(Records for the exercise)
BEGIN

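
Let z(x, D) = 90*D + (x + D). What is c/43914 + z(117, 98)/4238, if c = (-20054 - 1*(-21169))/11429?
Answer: 87204018040/40904288139 ≈ 2.1319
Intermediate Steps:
z(x, D) = x + 91*D (z(x, D) = 90*D + (D + x) = x + 91*D)
c = 1115/11429 (c = (-20054 + 21169)*(1/11429) = 1115*(1/11429) = 1115/11429 ≈ 0.097559)
c/43914 + z(117, 98)/4238 = (1115/11429)/43914 + (117 + 91*98)/4238 = (1115/11429)*(1/43914) + (117 + 8918)*(1/4238) = 1115/501893106 + 9035*(1/4238) = 1115/501893106 + 695/326 = 87204018040/40904288139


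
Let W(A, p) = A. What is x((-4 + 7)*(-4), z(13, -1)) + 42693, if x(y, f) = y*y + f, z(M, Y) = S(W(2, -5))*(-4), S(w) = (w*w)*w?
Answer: 42805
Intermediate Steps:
S(w) = w**3 (S(w) = w**2*w = w**3)
z(M, Y) = -32 (z(M, Y) = 2**3*(-4) = 8*(-4) = -32)
x(y, f) = f + y**2 (x(y, f) = y**2 + f = f + y**2)
x((-4 + 7)*(-4), z(13, -1)) + 42693 = (-32 + ((-4 + 7)*(-4))**2) + 42693 = (-32 + (3*(-4))**2) + 42693 = (-32 + (-12)**2) + 42693 = (-32 + 144) + 42693 = 112 + 42693 = 42805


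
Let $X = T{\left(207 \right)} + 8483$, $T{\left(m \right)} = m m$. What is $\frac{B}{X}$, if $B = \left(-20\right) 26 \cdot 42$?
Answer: $- \frac{5460}{12833} \approx -0.42547$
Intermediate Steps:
$T{\left(m \right)} = m^{2}$
$X = 51332$ ($X = 207^{2} + 8483 = 42849 + 8483 = 51332$)
$B = -21840$ ($B = \left(-520\right) 42 = -21840$)
$\frac{B}{X} = - \frac{21840}{51332} = \left(-21840\right) \frac{1}{51332} = - \frac{5460}{12833}$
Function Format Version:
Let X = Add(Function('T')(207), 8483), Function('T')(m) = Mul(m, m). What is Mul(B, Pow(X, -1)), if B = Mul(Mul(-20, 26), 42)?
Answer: Rational(-5460, 12833) ≈ -0.42547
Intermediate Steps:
Function('T')(m) = Pow(m, 2)
X = 51332 (X = Add(Pow(207, 2), 8483) = Add(42849, 8483) = 51332)
B = -21840 (B = Mul(-520, 42) = -21840)
Mul(B, Pow(X, -1)) = Mul(-21840, Pow(51332, -1)) = Mul(-21840, Rational(1, 51332)) = Rational(-5460, 12833)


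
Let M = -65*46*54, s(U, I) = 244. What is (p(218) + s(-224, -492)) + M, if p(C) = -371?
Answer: -161587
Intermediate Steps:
M = -161460 (M = -2990*54 = -161460)
(p(218) + s(-224, -492)) + M = (-371 + 244) - 161460 = -127 - 161460 = -161587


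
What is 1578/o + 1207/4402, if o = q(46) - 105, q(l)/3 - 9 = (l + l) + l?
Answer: 8629/1736 ≈ 4.9706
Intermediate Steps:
q(l) = 27 + 9*l (q(l) = 27 + 3*((l + l) + l) = 27 + 3*(2*l + l) = 27 + 3*(3*l) = 27 + 9*l)
o = 336 (o = (27 + 9*46) - 105 = (27 + 414) - 105 = 441 - 105 = 336)
1578/o + 1207/4402 = 1578/336 + 1207/4402 = 1578*(1/336) + 1207*(1/4402) = 263/56 + 17/62 = 8629/1736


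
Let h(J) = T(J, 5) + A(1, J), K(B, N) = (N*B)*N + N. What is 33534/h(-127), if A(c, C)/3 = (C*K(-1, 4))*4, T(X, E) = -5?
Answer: 33534/18283 ≈ 1.8342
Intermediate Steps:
K(B, N) = N + B*N² (K(B, N) = (B*N)*N + N = B*N² + N = N + B*N²)
A(c, C) = -144*C (A(c, C) = 3*((C*(4*(1 - 1*4)))*4) = 3*((C*(4*(1 - 4)))*4) = 3*((C*(4*(-3)))*4) = 3*((C*(-12))*4) = 3*(-12*C*4) = 3*(-48*C) = -144*C)
h(J) = -5 - 144*J
33534/h(-127) = 33534/(-5 - 144*(-127)) = 33534/(-5 + 18288) = 33534/18283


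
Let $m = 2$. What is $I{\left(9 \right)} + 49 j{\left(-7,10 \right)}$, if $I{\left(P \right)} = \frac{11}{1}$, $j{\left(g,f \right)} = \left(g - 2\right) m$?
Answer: $-871$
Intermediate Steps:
$j{\left(g,f \right)} = -4 + 2 g$ ($j{\left(g,f \right)} = \left(g - 2\right) 2 = \left(-2 + g\right) 2 = -4 + 2 g$)
$I{\left(P \right)} = 11$ ($I{\left(P \right)} = 11 \cdot 1 = 11$)
$I{\left(9 \right)} + 49 j{\left(-7,10 \right)} = 11 + 49 \left(-4 + 2 \left(-7\right)\right) = 11 + 49 \left(-4 - 14\right) = 11 + 49 \left(-18\right) = 11 - 882 = -871$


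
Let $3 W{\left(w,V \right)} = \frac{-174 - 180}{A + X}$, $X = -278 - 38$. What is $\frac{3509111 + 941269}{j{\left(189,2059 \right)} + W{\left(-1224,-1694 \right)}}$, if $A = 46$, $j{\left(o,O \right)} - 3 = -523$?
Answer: $- \frac{600801300}{70141} \approx -8565.6$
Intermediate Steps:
$X = -316$ ($X = -278 - 38 = -316$)
$j{\left(o,O \right)} = -520$ ($j{\left(o,O \right)} = 3 - 523 = -520$)
$W{\left(w,V \right)} = \frac{59}{135}$ ($W{\left(w,V \right)} = \frac{\left(-174 - 180\right) \frac{1}{46 - 316}}{3} = \frac{\left(-354\right) \frac{1}{-270}}{3} = \frac{\left(-354\right) \left(- \frac{1}{270}\right)}{3} = \frac{1}{3} \cdot \frac{59}{45} = \frac{59}{135}$)
$\frac{3509111 + 941269}{j{\left(189,2059 \right)} + W{\left(-1224,-1694 \right)}} = \frac{3509111 + 941269}{-520 + \frac{59}{135}} = \frac{4450380}{- \frac{70141}{135}} = 4450380 \left(- \frac{135}{70141}\right) = - \frac{600801300}{70141}$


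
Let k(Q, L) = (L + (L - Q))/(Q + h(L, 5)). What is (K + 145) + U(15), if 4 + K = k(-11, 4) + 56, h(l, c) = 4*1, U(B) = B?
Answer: 1465/7 ≈ 209.29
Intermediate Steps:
h(l, c) = 4
k(Q, L) = (-Q + 2*L)/(4 + Q) (k(Q, L) = (L + (L - Q))/(Q + 4) = (-Q + 2*L)/(4 + Q))
K = 345/7 (K = -4 + ((-1*(-11) + 2*4)/(4 - 11) + 56) = -4 + ((11 + 8)/(-7) + 56) = -4 + (-⅐*19 + 56) = -4 + (-19/7 + 56) = -4 + 373/7 = 345/7 ≈ 49.286)
(K + 145) + U(15) = (345/7 + 145) + 15 = 1360/7 + 15 = 1465/7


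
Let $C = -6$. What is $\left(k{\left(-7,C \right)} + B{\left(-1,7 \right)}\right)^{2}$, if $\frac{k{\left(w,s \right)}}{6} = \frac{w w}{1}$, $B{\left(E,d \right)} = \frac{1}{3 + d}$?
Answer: $\frac{8649481}{100} \approx 86495.0$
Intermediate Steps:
$k{\left(w,s \right)} = 6 w^{2}$ ($k{\left(w,s \right)} = 6 \frac{w w}{1} = 6 w^{2} \cdot 1 = 6 w^{2}$)
$\left(k{\left(-7,C \right)} + B{\left(-1,7 \right)}\right)^{2} = \left(6 \left(-7\right)^{2} + \frac{1}{3 + 7}\right)^{2} = \left(6 \cdot 49 + \frac{1}{10}\right)^{2} = \left(294 + \frac{1}{10}\right)^{2} = \left(\frac{2941}{10}\right)^{2} = \frac{8649481}{100}$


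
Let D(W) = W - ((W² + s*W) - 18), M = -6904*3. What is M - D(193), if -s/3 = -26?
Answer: 31380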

END

(Aim of the task) Print exactly the line containing "Let $C = -6$." and every line after it through the end of the records above, and nothing else.

(Expected answer)
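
Let $C = -6$. What is $\left(k{\left(-7,C \right)} + B{\left(-1,7 \right)}\right)^{2}$, if $\frac{k{\left(w,s \right)}}{6} = \frac{w w}{1}$, $B{\left(E,d \right)} = \frac{1}{3 + d}$?
Answer: $\frac{8649481}{100} \approx 86495.0$
Intermediate Steps:
$k{\left(w,s \right)} = 6 w^{2}$ ($k{\left(w,s \right)} = 6 \frac{w w}{1} = 6 w^{2} \cdot 1 = 6 w^{2}$)
$\left(k{\left(-7,C \right)} + B{\left(-1,7 \right)}\right)^{2} = \left(6 \left(-7\right)^{2} + \frac{1}{3 + 7}\right)^{2} = \left(6 \cdot 49 + \frac{1}{10}\right)^{2} = \left(294 + \frac{1}{10}\right)^{2} = \left(\frac{2941}{10}\right)^{2} = \frac{8649481}{100}$


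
Let D(W) = W - ((W² + s*W) - 18), M = -6904*3. What is M - D(193), if -s/3 = -26?
Answer: 31380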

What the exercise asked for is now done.